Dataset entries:
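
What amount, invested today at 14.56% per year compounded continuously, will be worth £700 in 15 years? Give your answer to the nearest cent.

£78.81

P = A·e^(−rt) = 700·e^(−2.184).
e^(−2.184) ≈ 0.112590268, so P ≈ 78.8132.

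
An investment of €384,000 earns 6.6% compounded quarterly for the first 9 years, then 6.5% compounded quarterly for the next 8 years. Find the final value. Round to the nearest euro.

€1,159,351

Phase 1: 384,000·(1 + 0.0165)^36 ≈ 692,144.8813.
Phase 2: 692,144.8813·(1 + 0.01625)^32 ≈ 1,159,350.8552.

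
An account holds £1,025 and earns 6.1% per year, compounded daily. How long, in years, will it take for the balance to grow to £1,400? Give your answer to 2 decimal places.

5.11 years

(1 + 0.000167123)^(365t) = 1,400/1,025 = 1.3659.
365t·ln(1 + 0.000167123) = ln(1.3659); 365t = 0.31178/0.000167109 ≈ 1865.7225.
t ≈ 5.1116 years.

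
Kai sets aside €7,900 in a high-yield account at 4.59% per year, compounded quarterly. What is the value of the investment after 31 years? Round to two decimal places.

Periodic rate = 4.59%/4 = 0.011475; periods = 4·31 = 124.
A = 7,900·(1 + 0.011475)^124 ≈ 7,900·4.115655153 ≈ 32,513.6757.

€32,513.68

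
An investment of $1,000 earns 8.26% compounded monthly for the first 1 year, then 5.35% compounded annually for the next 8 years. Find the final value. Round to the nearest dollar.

Phase 1: 1,000·(1 + 0.0826/12)^12 ≈ 1,085.8000.
Phase 2: 1,085.8000·(1 + 0.0535)^8 ≈ 1,647.5027.

$1,648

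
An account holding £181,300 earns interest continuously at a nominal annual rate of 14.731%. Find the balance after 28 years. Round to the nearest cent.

£11,213,045.07

A = P·e^(rt) = 181,300·e^(0.14731·28) = 181,300·e^4.12468.
e^4.12468 ≈ 61.848014718702, so A ≈ 11,213,045.0685.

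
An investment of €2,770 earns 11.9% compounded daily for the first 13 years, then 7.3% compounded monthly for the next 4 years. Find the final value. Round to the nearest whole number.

€17,404

Phase 1: 2,770·(1 + 0.119/365)^4745 ≈ 13,008.3986.
Phase 2: 13,008.3986·(1 + 0.073/12)^48 ≈ 17,404.1836.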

* _PROBLEM_:
Line by line, copy the entries above exactly as they appear.

* _EXERCISE RESPONSE_:
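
What amount, invested today at 14.56% per year compounded continuously, will be worth £700 in 15 years? Give your answer to the nearest cent.

£78.81

P = A·e^(−rt) = 700·e^(−2.184).
e^(−2.184) ≈ 0.112590268, so P ≈ 78.8132.

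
An investment of €384,000 earns 6.6% compounded quarterly for the first 9 years, then 6.5% compounded quarterly for the next 8 years. Find the final value. Round to the nearest euro.

€1,159,351

Phase 1: 384,000·(1 + 0.0165)^36 ≈ 692,144.8813.
Phase 2: 692,144.8813·(1 + 0.01625)^32 ≈ 1,159,350.8552.

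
An account holds £1,025 and earns 6.1% per year, compounded daily. How long, in years, will it take for the balance to grow to £1,400? Give your answer to 2 decimal places.

5.11 years

(1 + 0.000167123)^(365t) = 1,400/1,025 = 1.3659.
365t·ln(1 + 0.000167123) = ln(1.3659); 365t = 0.31178/0.000167109 ≈ 1865.7225.
t ≈ 5.1116 years.

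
Kai sets aside €7,900 in a high-yield account at 4.59% per year, compounded quarterly. What is the value of the investment after 31 years? Round to two decimal places.

Periodic rate = 4.59%/4 = 0.011475; periods = 4·31 = 124.
A = 7,900·(1 + 0.011475)^124 ≈ 7,900·4.115655153 ≈ 32,513.6757.

€32,513.68

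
An investment of $1,000 earns 8.26% compounded monthly for the first 1 year, then 5.35% compounded annually for the next 8 years. Find the final value. Round to the nearest dollar.

Phase 1: 1,000·(1 + 0.0826/12)^12 ≈ 1,085.8000.
Phase 2: 1,085.8000·(1 + 0.0535)^8 ≈ 1,647.5027.

$1,648

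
An account holding £181,300 earns interest continuously at a nominal annual rate of 14.731%. Find the balance after 28 years. Round to the nearest cent.

£11,213,045.07

A = P·e^(rt) = 181,300·e^(0.14731·28) = 181,300·e^4.12468.
e^4.12468 ≈ 61.848014718702, so A ≈ 11,213,045.0685.

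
An investment of €2,770 earns 11.9% compounded daily for the first 13 years, then 7.3% compounded monthly for the next 4 years. Find the final value. Round to the nearest whole number.

€17,404

Phase 1: 2,770·(1 + 0.119/365)^4745 ≈ 13,008.3986.
Phase 2: 13,008.3986·(1 + 0.073/12)^48 ≈ 17,404.1836.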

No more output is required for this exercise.